§ Exercise aim: Your response should be the complete data, transcribed exactly.
★ ★ ★
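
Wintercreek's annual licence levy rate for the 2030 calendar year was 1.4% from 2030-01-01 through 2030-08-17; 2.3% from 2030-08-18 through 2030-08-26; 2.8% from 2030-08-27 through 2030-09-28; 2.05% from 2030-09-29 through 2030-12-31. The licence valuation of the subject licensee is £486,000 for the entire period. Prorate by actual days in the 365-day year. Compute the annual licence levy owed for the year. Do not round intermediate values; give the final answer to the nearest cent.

2030-01-01 to 2030-08-17: 229 days at 1.4% → £486,000 × 1.4% × 229/365 = £4,268.8110
2030-08-18 to 2030-08-26: 9 days at 2.3% → £486,000 × 2.3% × 9/365 = £275.6219
2030-08-27 to 2030-09-28: 33 days at 2.8% → £486,000 × 2.8% × 33/365 = £1,230.3123
2030-09-29 to 2030-12-31: 94 days at 2.05% → £486,000 × 2.05% × 94/365 = £2,565.8137
Total = £8,340.5589

£8,340.56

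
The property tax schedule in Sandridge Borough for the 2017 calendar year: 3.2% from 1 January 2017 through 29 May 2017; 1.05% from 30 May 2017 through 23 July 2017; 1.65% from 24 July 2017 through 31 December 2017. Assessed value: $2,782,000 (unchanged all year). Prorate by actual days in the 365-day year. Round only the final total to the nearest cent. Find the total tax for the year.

1 January – 29 May 2017: 149 days at 3.2% → $2,782,000 × 3.2% × 149/365 = $36,341.3041
30 May – 23 July 2017: 55 days at 1.05% → $2,782,000 × 1.05% × 55/365 = $4,401.6575
24 July – 31 December 2017: 161 days at 1.65% → $2,782,000 × 1.65% × 161/365 = $20,247.6247
Total = $60,990.5863

$60,990.59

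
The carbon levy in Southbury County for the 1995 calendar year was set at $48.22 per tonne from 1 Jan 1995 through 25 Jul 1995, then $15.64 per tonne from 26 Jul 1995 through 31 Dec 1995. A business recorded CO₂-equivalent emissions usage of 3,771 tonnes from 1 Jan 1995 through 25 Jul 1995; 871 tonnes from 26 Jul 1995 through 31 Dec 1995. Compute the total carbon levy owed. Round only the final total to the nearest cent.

$195,460.06

1 Jan – 25 Jul 1995: 3,771 tonnes at $48.22/tonne → $181,837.62
26 Jul – 31 Dec 1995: 871 tonnes at $15.64/tonne → $13,622.44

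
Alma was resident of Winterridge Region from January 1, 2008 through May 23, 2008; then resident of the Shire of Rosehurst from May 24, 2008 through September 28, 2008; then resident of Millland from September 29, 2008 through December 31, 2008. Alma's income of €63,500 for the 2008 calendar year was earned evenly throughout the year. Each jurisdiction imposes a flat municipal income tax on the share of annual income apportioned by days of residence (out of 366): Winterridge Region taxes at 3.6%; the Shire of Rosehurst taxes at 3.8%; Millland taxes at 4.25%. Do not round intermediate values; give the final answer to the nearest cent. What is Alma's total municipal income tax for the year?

€2,436.42

Winterridge Region, January 1 – May 23, 2008: 144 days → €63,500 × 3.6% × 144/366 = €899.4098
The Shire of Rosehurst, May 24 – September 28, 2008: 128 days → €63,500 × 3.8% × 128/366 = €843.8907
Millland, September 29 – December 31, 2008: 94 days → €63,500 × 4.25% × 94/366 = €693.1216
Total = €2,436.4221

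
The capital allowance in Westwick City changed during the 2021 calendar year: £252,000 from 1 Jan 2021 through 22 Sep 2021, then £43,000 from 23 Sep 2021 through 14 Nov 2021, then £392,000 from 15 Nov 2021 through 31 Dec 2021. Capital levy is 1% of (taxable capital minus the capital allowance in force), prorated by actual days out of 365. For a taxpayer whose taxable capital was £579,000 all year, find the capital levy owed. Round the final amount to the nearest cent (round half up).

£3,393.21

1 Jan – 22 Sep 2021: 265 days, exemption £252,000 → (£579,000 − £252,000) × 1% × 265/365 = £2,374.1096
23 Sep – 14 Nov 2021: 53 days, exemption £43,000 → (£579,000 − £43,000) × 1% × 53/365 = £778.3014
15 Nov – 31 Dec 2021: 47 days, exemption £392,000 → (£579,000 − £392,000) × 1% × 47/365 = £240.7945
Total = £3,393.2055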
★ ★ ★
§ Solution below:
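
Wintercreek's annual licence levy rate for the 2030 calendar year was 1.4% from 2030-01-01 through 2030-08-17; 2.3% from 2030-08-18 through 2030-08-26; 2.8% from 2030-08-27 through 2030-09-28; 2.05% from 2030-09-29 through 2030-12-31. The licence valuation of the subject licensee is £486,000 for the entire period. Prorate by actual days in the 365-day year. Compute the annual licence levy owed for the year. Do not round intermediate values; give the final answer to the nearest cent.

2030-01-01 to 2030-08-17: 229 days at 1.4% → £486,000 × 1.4% × 229/365 = £4,268.8110
2030-08-18 to 2030-08-26: 9 days at 2.3% → £486,000 × 2.3% × 9/365 = £275.6219
2030-08-27 to 2030-09-28: 33 days at 2.8% → £486,000 × 2.8% × 33/365 = £1,230.3123
2030-09-29 to 2030-12-31: 94 days at 2.05% → £486,000 × 2.05% × 94/365 = £2,565.8137
Total = £8,340.5589

£8,340.56

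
The property tax schedule in Sandridge Borough for the 2017 calendar year: 3.2% from 1 January 2017 through 29 May 2017; 1.05% from 30 May 2017 through 23 July 2017; 1.65% from 24 July 2017 through 31 December 2017. Assessed value: $2,782,000 (unchanged all year). Prorate by actual days in the 365-day year. Round only the final total to the nearest cent. Find the total tax for the year.

1 January – 29 May 2017: 149 days at 3.2% → $2,782,000 × 3.2% × 149/365 = $36,341.3041
30 May – 23 July 2017: 55 days at 1.05% → $2,782,000 × 1.05% × 55/365 = $4,401.6575
24 July – 31 December 2017: 161 days at 1.65% → $2,782,000 × 1.65% × 161/365 = $20,247.6247
Total = $60,990.5863

$60,990.59

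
The carbon levy in Southbury County for the 1995 calendar year was set at $48.22 per tonne from 1 Jan 1995 through 25 Jul 1995, then $15.64 per tonne from 26 Jul 1995 through 31 Dec 1995. A business recorded CO₂-equivalent emissions usage of 3,771 tonnes from 1 Jan 1995 through 25 Jul 1995; 871 tonnes from 26 Jul 1995 through 31 Dec 1995. Compute the total carbon levy owed. Round only the final total to the nearest cent.

$195,460.06

1 Jan – 25 Jul 1995: 3,771 tonnes at $48.22/tonne → $181,837.62
26 Jul – 31 Dec 1995: 871 tonnes at $15.64/tonne → $13,622.44

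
Alma was resident of Winterridge Region from January 1, 2008 through May 23, 2008; then resident of the Shire of Rosehurst from May 24, 2008 through September 28, 2008; then resident of Millland from September 29, 2008 through December 31, 2008. Alma's income of €63,500 for the 2008 calendar year was earned evenly throughout the year. Each jurisdiction imposes a flat municipal income tax on the share of annual income apportioned by days of residence (out of 366): Winterridge Region taxes at 3.6%; the Shire of Rosehurst taxes at 3.8%; Millland taxes at 4.25%. Do not round intermediate values; give the final answer to the nearest cent. What is Alma's total municipal income tax for the year?

€2,436.42

Winterridge Region, January 1 – May 23, 2008: 144 days → €63,500 × 3.6% × 144/366 = €899.4098
The Shire of Rosehurst, May 24 – September 28, 2008: 128 days → €63,500 × 3.8% × 128/366 = €843.8907
Millland, September 29 – December 31, 2008: 94 days → €63,500 × 4.25% × 94/366 = €693.1216
Total = €2,436.4221

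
The capital allowance in Westwick City changed during the 2021 calendar year: £252,000 from 1 Jan 2021 through 22 Sep 2021, then £43,000 from 23 Sep 2021 through 14 Nov 2021, then £392,000 from 15 Nov 2021 through 31 Dec 2021. Capital levy is 1% of (taxable capital minus the capital allowance in force), prorated by actual days out of 365. For a taxpayer whose taxable capital was £579,000 all year, find the capital levy owed. Round the final amount to the nearest cent (round half up).

£3,393.21

1 Jan – 22 Sep 2021: 265 days, exemption £252,000 → (£579,000 − £252,000) × 1% × 265/365 = £2,374.1096
23 Sep – 14 Nov 2021: 53 days, exemption £43,000 → (£579,000 − £43,000) × 1% × 53/365 = £778.3014
15 Nov – 31 Dec 2021: 47 days, exemption £392,000 → (£579,000 − £392,000) × 1% × 47/365 = £240.7945
Total = £3,393.2055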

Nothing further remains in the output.